▸ Task goal
Below are some entries; state how many of their lines contain the word "following", with nothing else in the reply.

▸ Saved data entries
»»

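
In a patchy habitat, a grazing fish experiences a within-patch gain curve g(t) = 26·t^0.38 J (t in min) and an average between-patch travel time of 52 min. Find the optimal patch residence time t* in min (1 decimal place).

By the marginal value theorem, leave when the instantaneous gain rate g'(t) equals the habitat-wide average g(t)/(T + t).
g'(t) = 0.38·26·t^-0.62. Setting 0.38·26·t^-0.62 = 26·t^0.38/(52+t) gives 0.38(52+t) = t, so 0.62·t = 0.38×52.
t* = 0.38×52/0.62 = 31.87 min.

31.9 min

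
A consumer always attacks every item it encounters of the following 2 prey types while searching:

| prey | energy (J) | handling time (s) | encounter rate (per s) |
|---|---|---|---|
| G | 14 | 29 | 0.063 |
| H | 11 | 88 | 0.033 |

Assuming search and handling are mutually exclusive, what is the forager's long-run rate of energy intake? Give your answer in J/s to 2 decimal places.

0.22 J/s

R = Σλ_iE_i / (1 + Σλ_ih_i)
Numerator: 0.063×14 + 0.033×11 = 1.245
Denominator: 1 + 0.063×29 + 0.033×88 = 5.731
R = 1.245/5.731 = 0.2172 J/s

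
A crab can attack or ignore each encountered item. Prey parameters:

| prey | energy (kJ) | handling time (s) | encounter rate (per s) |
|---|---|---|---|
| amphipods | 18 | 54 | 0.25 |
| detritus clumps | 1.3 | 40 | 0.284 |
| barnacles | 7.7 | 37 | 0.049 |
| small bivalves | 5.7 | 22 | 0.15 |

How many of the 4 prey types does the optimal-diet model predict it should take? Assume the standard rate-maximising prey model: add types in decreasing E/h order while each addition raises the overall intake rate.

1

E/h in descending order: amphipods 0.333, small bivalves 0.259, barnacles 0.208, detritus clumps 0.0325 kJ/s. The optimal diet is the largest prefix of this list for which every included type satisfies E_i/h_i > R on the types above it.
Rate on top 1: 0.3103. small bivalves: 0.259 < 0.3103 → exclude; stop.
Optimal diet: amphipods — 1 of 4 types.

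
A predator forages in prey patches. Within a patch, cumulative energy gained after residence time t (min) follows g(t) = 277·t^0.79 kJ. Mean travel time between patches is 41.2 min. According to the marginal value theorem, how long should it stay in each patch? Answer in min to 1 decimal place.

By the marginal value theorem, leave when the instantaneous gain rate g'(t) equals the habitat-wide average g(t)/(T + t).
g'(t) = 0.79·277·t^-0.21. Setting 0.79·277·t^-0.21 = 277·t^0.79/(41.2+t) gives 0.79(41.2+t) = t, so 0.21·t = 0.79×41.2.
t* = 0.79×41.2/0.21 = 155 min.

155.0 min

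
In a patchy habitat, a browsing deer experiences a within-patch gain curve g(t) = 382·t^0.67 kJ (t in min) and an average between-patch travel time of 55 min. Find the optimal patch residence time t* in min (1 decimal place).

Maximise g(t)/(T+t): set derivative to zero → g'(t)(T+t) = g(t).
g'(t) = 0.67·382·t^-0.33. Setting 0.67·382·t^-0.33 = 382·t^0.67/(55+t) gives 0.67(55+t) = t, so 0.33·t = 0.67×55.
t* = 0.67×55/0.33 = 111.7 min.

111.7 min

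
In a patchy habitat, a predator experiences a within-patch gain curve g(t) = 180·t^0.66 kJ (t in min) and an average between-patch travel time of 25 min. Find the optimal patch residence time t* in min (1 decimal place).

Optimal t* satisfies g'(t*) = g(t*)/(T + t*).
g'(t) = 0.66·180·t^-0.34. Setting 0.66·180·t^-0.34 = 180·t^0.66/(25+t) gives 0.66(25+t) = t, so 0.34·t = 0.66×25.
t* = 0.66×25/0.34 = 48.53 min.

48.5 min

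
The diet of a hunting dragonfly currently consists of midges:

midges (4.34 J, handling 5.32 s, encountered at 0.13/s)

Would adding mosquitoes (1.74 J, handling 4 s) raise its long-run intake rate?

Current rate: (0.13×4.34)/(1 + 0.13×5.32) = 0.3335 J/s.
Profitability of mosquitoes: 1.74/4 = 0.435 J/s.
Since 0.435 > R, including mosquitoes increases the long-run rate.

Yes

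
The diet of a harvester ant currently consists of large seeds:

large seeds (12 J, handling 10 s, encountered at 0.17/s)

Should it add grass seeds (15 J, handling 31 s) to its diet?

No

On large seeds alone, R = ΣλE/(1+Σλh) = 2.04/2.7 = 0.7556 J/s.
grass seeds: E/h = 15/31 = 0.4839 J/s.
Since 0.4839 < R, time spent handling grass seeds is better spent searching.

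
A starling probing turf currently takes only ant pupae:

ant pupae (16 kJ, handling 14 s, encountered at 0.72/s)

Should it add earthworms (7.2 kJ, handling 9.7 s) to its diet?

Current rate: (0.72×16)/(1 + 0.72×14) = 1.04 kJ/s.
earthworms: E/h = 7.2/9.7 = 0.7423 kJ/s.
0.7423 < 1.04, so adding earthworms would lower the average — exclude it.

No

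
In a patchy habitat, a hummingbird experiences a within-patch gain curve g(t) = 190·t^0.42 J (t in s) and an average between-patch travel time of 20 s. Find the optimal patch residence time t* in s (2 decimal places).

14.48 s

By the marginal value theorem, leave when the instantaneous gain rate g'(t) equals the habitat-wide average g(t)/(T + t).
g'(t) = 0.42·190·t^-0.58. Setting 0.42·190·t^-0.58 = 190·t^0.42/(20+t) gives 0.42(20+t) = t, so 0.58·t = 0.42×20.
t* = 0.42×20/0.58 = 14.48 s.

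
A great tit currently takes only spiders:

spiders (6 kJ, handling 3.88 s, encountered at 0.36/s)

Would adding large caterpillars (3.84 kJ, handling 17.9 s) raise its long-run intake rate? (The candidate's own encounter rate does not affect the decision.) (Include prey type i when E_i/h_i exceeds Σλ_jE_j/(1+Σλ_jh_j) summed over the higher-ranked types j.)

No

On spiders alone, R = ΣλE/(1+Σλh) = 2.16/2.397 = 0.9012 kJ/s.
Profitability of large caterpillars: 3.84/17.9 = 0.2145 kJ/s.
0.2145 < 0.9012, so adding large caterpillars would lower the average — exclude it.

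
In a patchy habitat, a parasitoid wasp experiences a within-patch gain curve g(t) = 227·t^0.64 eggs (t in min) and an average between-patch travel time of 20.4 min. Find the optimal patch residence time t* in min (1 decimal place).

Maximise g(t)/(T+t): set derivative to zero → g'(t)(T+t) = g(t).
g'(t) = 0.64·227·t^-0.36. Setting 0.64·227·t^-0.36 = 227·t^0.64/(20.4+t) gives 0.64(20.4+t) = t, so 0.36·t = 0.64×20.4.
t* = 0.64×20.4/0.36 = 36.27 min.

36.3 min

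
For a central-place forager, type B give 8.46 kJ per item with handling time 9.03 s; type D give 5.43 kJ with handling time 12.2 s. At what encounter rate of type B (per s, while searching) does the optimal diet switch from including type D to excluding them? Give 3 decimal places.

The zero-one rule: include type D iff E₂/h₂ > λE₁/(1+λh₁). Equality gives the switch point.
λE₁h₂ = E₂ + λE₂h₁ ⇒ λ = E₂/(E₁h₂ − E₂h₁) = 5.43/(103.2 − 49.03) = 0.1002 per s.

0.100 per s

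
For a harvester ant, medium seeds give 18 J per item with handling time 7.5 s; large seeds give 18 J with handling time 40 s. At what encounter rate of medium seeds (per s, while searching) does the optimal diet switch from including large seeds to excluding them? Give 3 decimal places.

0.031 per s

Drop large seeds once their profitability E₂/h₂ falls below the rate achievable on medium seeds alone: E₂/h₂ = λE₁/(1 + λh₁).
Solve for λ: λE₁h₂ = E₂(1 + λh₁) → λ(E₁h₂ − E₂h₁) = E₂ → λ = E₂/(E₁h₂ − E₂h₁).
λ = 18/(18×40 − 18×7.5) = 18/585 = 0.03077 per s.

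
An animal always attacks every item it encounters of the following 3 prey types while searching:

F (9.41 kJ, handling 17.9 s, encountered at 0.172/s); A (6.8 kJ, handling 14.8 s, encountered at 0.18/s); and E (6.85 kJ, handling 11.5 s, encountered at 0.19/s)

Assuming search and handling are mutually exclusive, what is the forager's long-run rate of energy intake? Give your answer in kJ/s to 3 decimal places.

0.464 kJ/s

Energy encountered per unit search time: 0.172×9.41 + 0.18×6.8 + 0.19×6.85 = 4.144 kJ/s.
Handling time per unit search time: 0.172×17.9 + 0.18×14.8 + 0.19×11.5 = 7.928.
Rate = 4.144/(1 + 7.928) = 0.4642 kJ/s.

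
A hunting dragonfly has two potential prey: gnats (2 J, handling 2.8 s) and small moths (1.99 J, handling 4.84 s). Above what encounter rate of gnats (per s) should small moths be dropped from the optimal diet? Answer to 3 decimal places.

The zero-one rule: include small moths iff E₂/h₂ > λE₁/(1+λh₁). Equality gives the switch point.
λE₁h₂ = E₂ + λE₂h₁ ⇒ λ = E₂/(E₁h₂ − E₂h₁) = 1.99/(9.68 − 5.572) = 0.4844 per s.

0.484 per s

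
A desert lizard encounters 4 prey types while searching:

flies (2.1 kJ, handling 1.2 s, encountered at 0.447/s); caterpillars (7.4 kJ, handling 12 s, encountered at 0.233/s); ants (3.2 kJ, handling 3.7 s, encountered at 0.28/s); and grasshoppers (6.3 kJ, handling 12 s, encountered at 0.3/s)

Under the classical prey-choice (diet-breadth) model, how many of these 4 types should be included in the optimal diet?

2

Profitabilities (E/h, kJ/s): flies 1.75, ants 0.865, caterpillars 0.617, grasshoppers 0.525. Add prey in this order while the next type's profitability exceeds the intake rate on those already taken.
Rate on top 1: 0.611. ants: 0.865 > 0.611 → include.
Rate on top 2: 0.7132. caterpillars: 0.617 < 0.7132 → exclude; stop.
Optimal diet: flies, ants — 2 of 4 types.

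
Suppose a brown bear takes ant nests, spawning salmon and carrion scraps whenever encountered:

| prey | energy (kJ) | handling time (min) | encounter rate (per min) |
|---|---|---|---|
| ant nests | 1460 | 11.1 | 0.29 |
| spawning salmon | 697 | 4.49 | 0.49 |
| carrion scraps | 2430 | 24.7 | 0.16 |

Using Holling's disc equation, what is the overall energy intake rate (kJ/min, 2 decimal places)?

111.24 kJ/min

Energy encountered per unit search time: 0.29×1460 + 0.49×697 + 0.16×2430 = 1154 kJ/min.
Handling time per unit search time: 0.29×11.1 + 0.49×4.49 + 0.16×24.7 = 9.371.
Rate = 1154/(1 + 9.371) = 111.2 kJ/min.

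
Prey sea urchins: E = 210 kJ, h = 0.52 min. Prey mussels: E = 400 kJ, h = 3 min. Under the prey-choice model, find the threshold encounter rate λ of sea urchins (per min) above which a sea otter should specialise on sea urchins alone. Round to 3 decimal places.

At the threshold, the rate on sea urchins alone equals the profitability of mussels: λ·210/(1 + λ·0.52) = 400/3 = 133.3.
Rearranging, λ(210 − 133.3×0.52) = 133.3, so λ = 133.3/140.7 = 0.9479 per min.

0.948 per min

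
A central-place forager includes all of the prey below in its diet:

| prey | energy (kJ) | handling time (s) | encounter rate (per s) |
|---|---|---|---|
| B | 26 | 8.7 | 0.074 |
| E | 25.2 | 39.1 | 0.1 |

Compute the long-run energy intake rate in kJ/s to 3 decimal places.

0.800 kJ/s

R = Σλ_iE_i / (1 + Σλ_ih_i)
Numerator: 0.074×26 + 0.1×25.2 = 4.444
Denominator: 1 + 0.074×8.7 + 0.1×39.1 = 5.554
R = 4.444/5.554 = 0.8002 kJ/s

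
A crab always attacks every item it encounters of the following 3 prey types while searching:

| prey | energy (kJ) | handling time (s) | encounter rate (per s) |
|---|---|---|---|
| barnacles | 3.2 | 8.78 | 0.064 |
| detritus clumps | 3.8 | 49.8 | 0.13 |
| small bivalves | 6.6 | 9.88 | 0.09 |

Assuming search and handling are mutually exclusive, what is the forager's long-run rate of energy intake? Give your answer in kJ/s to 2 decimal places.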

««

▸ Worked solution
3